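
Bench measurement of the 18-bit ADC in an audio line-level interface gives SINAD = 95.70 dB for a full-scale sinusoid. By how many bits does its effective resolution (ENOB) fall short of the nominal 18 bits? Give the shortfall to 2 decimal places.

N_eff = (95.70 − 1.76)/6.02 = 15.6047 bits.
18 − 15.6047 = 2.40 bits below nominal.

2.40 bits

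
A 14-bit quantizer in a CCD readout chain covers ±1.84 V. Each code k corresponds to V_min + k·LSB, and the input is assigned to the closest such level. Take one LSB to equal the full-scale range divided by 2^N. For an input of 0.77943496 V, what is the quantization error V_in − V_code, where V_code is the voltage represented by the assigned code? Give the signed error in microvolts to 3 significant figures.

Range = 1.84 − (-1.84) = 3.68 V. LSB = 3.68 V / 2^14 ≈ 224.6 µV.
(0.77943496 − (-1.84)) / LSB = 2.61943496 × 16384/3.68 = 11662.1800. Nearest integer: k = 11662.
V_code = V_min + k × range/2^14 = -1.84 + 11662 × 3.68/16384 = 0.77939453125 V.
Error = V_in − V_code = 0.77943496 − (0.77939453125) = +40.4 µV.

+40.4 µV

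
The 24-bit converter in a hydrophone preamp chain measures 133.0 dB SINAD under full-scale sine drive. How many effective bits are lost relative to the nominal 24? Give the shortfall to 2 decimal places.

N_eff = (133.0 − 1.76)/6.02 = 21.8007 bits.
Lost resolution: 24 − 21.8007 = 2.1993 bits.

2.20 bits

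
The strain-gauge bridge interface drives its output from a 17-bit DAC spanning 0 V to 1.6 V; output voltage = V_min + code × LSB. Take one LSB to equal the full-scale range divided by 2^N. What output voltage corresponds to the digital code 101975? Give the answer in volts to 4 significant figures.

1.245 V

Span = 1.6 V. LSB = 1.6 V / 2^17.
Output = V_min + (101975/131072) × range = 0 + 0.778008 × 1.6 V
      = 0 V + 1.24481 V = 1.24481 V.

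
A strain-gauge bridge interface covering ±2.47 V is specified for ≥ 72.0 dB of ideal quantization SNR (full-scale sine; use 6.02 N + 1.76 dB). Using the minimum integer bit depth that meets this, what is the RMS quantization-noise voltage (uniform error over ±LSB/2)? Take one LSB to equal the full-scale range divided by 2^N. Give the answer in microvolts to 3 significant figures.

348 µV

Span: 2.47 V − (-2.47 V) = 4.94 V.
Required N = ⌈(72.0 − 1.76)/6.02⌉ = ⌈11.668⌉ = 12.
LSB = 4.94 V ÷ 2^12 = 4.94/4096 V = 1.2061 mV.
V_rms = LSB/√12 = 348 µV.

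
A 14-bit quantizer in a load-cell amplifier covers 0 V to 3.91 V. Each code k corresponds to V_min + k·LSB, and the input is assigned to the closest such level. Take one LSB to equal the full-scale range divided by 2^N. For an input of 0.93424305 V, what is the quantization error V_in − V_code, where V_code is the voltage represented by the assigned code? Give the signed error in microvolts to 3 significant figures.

Range is 3.91 V. LSB = 3.91 V / 2^14 ≈ 238.6 µV.
Position in LSBs: (0.93424305 − (0)) × 16384/3.91 = 3914.7412; rounding gives k = 3915.
V_code = V_min + k × range/2^14 = 0 + 3915 × 3.91/16384 = 0.93430480957 V.
Error = V_in − V_code = 0.93424305 − (0.93430480957) = −61.8 µV.

−61.8 µV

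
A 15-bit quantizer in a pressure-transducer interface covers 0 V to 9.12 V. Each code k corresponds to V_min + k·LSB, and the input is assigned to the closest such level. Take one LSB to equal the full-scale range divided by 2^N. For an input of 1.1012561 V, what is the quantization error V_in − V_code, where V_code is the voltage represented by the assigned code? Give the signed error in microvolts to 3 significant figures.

−57.4 µV

Span = 9.12 V. LSB = 9.12 V / 2^15 ≈ 278.3 µV.
(1.1012561 − (0)) / LSB = 1.1012561 × 32768/9.12 = 3956.7938. Nearest integer: k = 3957.
V_code = V_min + k × range/2^15 = 0 + 3957 × 9.12/32768 = 1.1013134766 V.
Error = V_in − V_code = 1.1012561 − (1.1013134766) = −57.4 µV.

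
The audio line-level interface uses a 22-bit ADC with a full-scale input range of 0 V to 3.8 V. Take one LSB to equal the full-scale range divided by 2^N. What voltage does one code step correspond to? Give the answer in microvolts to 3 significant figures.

V_FS = 3.8 V.
2^22 = 4194304 levels.
One LSB is 3.8 V / 4194304 = 0.906 µV.

0.906 µV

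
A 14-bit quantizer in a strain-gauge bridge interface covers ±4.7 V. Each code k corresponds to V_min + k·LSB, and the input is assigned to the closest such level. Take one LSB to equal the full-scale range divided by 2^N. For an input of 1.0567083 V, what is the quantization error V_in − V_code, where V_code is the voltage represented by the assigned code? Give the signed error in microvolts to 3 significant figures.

The full-scale span is 4.7 − (-4.7) = 9.4 V. LSB = 9.4 V / 2^14 ≈ 0.5737 mV.
Position in LSBs: (1.0567083 − (-4.7)) × 16384/9.4 = 10033.8201; rounding gives k = 10034.
V_code = -4.7 + (10034/16384) × 9.4 = 1.0568115234 V.
V_in − V_code = 1.0567083 − (1.0568115234) = −103 µV.

−103 µV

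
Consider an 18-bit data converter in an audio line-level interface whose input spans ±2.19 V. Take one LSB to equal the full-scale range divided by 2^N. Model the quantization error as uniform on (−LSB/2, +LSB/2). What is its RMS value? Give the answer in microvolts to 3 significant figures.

Range = 2.19 − (-2.19) = 4.38 V.
LSB = 4.38 V / 2^18 = 16.708 µV.
For a uniform distribution on [−LSB/2, +LSB/2], V_rms = LSB/√12 = 16.708 µV/3.4641 = 4.82 µV.

4.82 µV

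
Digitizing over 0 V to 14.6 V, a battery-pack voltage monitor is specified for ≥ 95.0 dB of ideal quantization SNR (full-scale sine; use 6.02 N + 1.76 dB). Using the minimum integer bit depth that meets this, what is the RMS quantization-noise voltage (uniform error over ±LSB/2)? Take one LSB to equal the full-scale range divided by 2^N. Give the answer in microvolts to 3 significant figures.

64.3 µV

Span = 14.6 V.
Solving 6.02 N ≥ 95.0 − 1.76: N ≥ 15.488. Round up → N = 16.
LSB = 14.6 V ÷ 2^16 = 14.6/65536 V = 222.78 µV.
RMS noise = LSB/√12 = 64.3 µV.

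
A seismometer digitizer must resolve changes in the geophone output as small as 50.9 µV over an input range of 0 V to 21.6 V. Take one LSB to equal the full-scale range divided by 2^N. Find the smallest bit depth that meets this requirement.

Span = 21.6 V.
Required number of levels: 21.6/50.9 µV = 424360; smallest N with 2^N ≥ that is 19.

19 bits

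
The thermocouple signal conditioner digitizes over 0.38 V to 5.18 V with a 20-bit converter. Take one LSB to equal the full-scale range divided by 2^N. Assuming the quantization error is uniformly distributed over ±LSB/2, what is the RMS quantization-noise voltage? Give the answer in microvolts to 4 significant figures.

1.321 µV

Span: 5.18 V − (0.38 V) = 4.8 V.
Step size = 4.8/1048576 V = 4.57764 µV.
V_rms = LSB/√12 = 4.57764 µV / √12 = 1.321 µV.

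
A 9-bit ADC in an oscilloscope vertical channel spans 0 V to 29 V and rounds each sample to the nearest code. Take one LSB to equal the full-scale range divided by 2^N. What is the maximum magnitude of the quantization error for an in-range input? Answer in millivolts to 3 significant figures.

28.3 mV

V_FS = 29 V.
Step size = 29/512 V = 56.641 mV.
Worst-case error for round-to-nearest is half an LSB: 28.3 mV.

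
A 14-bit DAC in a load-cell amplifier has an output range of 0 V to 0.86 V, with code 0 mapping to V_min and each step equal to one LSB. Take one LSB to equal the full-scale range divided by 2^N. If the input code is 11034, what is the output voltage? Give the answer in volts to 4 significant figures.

0.5792 V

Range is 0.86 V. LSB = 0.86 V / 2^14.
V_out = V_min + code × LSB = 0 V + 11034 × 0.86 V / 16384
      = 0 V + 0.579177 V = 0.579177 V.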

• PROBLEM REQUIREMENTS: Set down exactly, and only, the lines of the data above from the line containing "A 14-bit DAC" through the last one.

• WORKED SOLUTION:
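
A 14-bit DAC in a load-cell amplifier has an output range of 0 V to 0.86 V, with code 0 mapping to V_min and each step equal to one LSB. Take one LSB to equal the full-scale range divided by 2^N. If the input code is 11034, what is the output voltage? Give the answer in volts to 4 significant figures.

0.5792 V

Range is 0.86 V. LSB = 0.86 V / 2^14.
V_out = V_min + code × LSB = 0 V + 11034 × 0.86 V / 16384
      = 0 V + 0.579177 V = 0.579177 V.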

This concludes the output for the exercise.